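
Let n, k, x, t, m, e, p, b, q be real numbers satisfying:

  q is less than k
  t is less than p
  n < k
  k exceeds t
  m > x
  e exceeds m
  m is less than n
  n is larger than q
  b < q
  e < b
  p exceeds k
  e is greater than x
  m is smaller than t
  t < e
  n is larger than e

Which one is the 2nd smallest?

m

Chaining the given pairs: x < m < t < e < b < q < n < k < p.
Counting 2 from the smallest end gives m.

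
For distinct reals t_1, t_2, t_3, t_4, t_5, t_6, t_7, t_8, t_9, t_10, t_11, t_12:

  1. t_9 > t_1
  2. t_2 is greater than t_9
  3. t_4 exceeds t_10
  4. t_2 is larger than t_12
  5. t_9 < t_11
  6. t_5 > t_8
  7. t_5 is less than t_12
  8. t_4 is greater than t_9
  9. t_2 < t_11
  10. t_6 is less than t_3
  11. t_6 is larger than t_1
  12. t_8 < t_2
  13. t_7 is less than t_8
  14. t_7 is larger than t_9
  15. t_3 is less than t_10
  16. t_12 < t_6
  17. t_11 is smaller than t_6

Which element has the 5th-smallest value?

t_5

Chaining the given pairs: t_1 < t_9 < t_7 < t_8 < t_5 < t_12 < t_2 < t_11 < t_6 < t_3 < t_10 < t_4.
The 5th smallest is t_5.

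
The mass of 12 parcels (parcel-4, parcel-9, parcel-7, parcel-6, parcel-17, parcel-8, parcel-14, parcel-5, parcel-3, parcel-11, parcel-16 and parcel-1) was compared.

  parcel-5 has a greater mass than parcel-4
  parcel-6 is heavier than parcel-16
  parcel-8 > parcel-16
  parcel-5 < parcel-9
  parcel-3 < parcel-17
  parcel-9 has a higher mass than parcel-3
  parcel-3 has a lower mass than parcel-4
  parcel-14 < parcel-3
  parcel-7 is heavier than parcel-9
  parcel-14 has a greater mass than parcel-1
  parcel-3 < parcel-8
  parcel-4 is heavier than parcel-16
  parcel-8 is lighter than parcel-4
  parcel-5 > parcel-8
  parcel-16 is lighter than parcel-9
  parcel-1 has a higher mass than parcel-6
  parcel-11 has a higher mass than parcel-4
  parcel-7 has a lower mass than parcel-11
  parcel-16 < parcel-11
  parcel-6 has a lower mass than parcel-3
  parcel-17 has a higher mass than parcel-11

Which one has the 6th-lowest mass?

parcel-8

The consecutive relations fix a unique order: parcel-16 < parcel-6 < parcel-1 < parcel-14 < parcel-3 < parcel-8 < parcel-4 < parcel-5 < parcel-9 < parcel-7 < parcel-11 < parcel-17.
The 6th smallest is parcel-8.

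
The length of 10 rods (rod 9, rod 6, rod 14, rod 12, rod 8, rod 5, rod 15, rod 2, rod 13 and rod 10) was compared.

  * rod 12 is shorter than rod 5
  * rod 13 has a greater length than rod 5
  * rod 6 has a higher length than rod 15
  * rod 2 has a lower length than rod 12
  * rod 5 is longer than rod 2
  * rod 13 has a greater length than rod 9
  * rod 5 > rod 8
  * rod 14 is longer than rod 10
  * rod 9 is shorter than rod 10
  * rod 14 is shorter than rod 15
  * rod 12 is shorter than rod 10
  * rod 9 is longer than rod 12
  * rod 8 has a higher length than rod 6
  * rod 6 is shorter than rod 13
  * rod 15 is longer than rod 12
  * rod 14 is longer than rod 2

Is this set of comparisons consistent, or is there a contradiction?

consistent

Every relation is compatible with rod 2 < rod 12 < rod 9 < rod 10 < rod 14 < rod 15 < rod 6 < rod 8 < rod 5 < rod 13; the set is consistent.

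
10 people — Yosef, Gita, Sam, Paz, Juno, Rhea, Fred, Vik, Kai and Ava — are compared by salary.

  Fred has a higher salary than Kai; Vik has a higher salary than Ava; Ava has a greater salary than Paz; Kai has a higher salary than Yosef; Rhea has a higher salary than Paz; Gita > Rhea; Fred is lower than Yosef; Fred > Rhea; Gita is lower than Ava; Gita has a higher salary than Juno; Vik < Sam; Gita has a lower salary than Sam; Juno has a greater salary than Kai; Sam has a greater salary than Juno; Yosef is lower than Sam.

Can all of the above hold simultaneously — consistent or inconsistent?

We have Kai < Fred stated directly, yet also Fred < Yosef < Kai by chaining the others — so Fred < Kai. Contradiction.

inconsistent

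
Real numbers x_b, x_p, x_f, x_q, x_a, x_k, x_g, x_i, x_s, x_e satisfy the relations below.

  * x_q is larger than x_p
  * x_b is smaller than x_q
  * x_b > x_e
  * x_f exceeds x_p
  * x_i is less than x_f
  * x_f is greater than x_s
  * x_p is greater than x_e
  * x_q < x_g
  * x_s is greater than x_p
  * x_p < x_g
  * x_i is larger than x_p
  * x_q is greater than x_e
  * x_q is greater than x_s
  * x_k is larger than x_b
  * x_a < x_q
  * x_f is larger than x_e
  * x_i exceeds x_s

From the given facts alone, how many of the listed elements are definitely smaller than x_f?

The elements the relations force below x_f are x_e, x_p, x_s, x_i — no chain reaches any other.
That is 4.

4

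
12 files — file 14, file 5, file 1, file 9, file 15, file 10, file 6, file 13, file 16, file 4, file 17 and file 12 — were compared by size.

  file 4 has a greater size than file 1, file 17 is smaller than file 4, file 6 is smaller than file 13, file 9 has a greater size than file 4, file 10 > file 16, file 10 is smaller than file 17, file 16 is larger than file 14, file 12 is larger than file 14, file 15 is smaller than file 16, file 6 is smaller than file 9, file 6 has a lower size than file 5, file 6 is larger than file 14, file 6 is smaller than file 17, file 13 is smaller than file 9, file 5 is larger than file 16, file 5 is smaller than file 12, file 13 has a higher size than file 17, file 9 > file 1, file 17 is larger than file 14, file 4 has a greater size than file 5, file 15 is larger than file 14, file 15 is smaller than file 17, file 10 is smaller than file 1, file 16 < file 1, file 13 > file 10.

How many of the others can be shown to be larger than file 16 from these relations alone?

Directly above file 16: file 10, file 1, file 5.
One step further: file 17, file 12, file 4, file 13, file 9 (8 so far).
No other element is forced above file 16 by the given relations, so the count is 8.

8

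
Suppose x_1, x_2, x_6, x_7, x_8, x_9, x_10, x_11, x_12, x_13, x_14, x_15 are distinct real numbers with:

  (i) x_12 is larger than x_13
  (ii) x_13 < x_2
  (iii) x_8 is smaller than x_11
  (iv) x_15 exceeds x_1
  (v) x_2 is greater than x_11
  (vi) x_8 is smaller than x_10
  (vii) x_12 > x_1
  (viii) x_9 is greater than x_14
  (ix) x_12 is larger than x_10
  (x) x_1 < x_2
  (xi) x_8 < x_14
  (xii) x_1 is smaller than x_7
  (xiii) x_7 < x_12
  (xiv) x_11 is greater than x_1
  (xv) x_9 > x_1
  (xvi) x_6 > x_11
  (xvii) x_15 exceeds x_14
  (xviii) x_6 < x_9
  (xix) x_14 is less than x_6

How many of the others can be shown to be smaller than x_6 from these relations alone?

4

Directly below x_6: x_14, x_11.
One step further: x_8, x_1 (4 so far).
Nothing else is reachable below x_6; 4 in all.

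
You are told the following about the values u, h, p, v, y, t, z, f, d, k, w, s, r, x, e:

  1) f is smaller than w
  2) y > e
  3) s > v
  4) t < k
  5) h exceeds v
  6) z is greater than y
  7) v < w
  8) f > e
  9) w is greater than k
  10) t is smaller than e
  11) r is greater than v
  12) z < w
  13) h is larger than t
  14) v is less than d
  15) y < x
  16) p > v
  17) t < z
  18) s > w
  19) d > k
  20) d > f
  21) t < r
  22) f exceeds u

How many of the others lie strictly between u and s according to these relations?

Chaining upward from u reaches: f, d, w.
Chaining downward from s reaches: t, e, k, v, y, z, f, w.
Strictly between u and s are those in both lists: f, w — 2 elements.

2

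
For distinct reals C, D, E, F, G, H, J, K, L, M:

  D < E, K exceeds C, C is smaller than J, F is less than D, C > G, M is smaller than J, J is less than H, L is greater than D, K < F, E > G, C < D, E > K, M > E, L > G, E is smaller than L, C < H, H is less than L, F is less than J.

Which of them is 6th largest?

The consecutive relations fix a unique order: G < C < K < F < D < E < M < J < H < L.
Counting 6 from the largest end gives D.

D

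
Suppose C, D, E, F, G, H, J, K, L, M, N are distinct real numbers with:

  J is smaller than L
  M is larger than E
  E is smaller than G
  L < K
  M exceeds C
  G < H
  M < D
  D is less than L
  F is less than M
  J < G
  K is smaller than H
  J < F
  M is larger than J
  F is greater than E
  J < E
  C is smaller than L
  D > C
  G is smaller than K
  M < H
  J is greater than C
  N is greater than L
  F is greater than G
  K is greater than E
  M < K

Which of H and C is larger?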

Problem description: The required output is every line from the one with "(xvii) x_15 exceeds x_14" to the final line of the entries, repeated exactly and with nothing else.

Output:
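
  (xvii) x_15 exceeds x_14
  (xviii) x_6 < x_9
  (xix) x_14 is less than x_6

How many of the others can be shown to be smaller than x_6 from these relations alone?

4

Directly below x_6: x_14, x_11.
One step further: x_8, x_1 (4 so far).
Nothing else is reachable below x_6; 4 in all.

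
You are told the following about the values u, h, p, v, y, t, z, f, d, k, w, s, r, x, e:

  1) f is smaller than w
  2) y > e
  3) s > v
  4) t < k
  5) h exceeds v
  6) z is greater than y
  7) v < w
  8) f > e
  9) w is greater than k
  10) t is smaller than e
  11) r is greater than v
  12) z < w
  13) h is larger than t
  14) v is less than d
  15) y < x
  16) p > v
  17) t < z
  18) s > w
  19) d > k
  20) d > f
  21) t < r
  22) f exceeds u

How many of the others lie strictly between u and s according to these relations?

Chaining upward from u reaches: f, d, w.
Chaining downward from s reaches: t, e, k, v, y, z, f, w.
Strictly between u and s are those in both lists: f, w — 2 elements.

2

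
For distinct reals C, D, E, F, G, H, J, K, L, M:

  D < E, K exceeds C, C is smaller than J, F is less than D, C > G, M is smaller than J, J is less than H, L is greater than D, K < F, E > G, C < D, E > K, M > E, L > G, E is smaller than L, C < H, H is less than L, F is less than J.

Which of them is 6th largest?

The consecutive relations fix a unique order: G < C < K < F < D < E < M < J < H < L.
Counting 6 from the largest end gives D.

D

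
Suppose C, D, E, F, G, H, J, K, L, M, N are distinct real numbers with:

  J is smaller than L
  M is larger than E
  E is smaller than G
  L < K
  M exceeds C
  G < H
  M < D
  D is less than L
  F is less than M
  J < G
  K is smaller than H
  J < F
  M is larger than J
  F is greater than E
  J < E
  C is smaller than L
  D > C
  G is smaller than K
  M < H
  J is greater than C
  N is greater than L
  F is greater than G
  K is greater than E
  M < K

Which of H and C is larger?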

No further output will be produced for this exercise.